PROVIDED RECORDS
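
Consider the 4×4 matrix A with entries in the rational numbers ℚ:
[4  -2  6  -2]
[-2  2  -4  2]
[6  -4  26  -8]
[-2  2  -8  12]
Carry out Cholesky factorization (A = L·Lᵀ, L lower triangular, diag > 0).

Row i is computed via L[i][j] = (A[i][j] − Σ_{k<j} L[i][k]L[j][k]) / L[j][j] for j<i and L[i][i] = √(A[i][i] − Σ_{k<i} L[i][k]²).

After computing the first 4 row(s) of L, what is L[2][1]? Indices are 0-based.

Step 1: L[0][0] = √(4) = 2.
  L[1][0] = (-2) / L[0][0] = -1.
Step 2: L[1][1] = √(1) = 1.
  L[2][0] = (6) / L[0][0] = 3.
  L[2][1] = (-1) / L[1][1] = -1.
Step 3: L[2][2] = √(16) = 4.
  L[3][0] = (-2) / L[0][0] = -1.
  L[3][1] = (1) / L[1][1] = 1.
  L[3][2] = (-4) / L[2][2] = -1.
Step 4: L[3][3] = √(9) = 3.

L[2][1] = -1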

REQUIRED WORK
Each entry above has to be transcribed exactly as it appears.

ANSWER AREA
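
Consider the 4×4 matrix A with entries in the rational numbers ℚ:
[4  -2  6  -2]
[-2  2  -4  2]
[6  -4  26  -8]
[-2  2  -8  12]
Carry out Cholesky factorization (A = L·Lᵀ, L lower triangular, diag > 0).

Row i is computed via L[i][j] = (A[i][j] − Σ_{k<j} L[i][k]L[j][k]) / L[j][j] for j<i and L[i][i] = √(A[i][i] − Σ_{k<i} L[i][k]²).

After computing the first 4 row(s) of L, what is L[2][1]? Indices are 0-based.

Step 1: L[0][0] = √(4) = 2.
  L[1][0] = (-2) / L[0][0] = -1.
Step 2: L[1][1] = √(1) = 1.
  L[2][0] = (6) / L[0][0] = 3.
  L[2][1] = (-1) / L[1][1] = -1.
Step 3: L[2][2] = √(16) = 4.
  L[3][0] = (-2) / L[0][0] = -1.
  L[3][1] = (1) / L[1][1] = 1.
  L[3][2] = (-4) / L[2][2] = -1.
Step 4: L[3][3] = √(9) = 3.

L[2][1] = -1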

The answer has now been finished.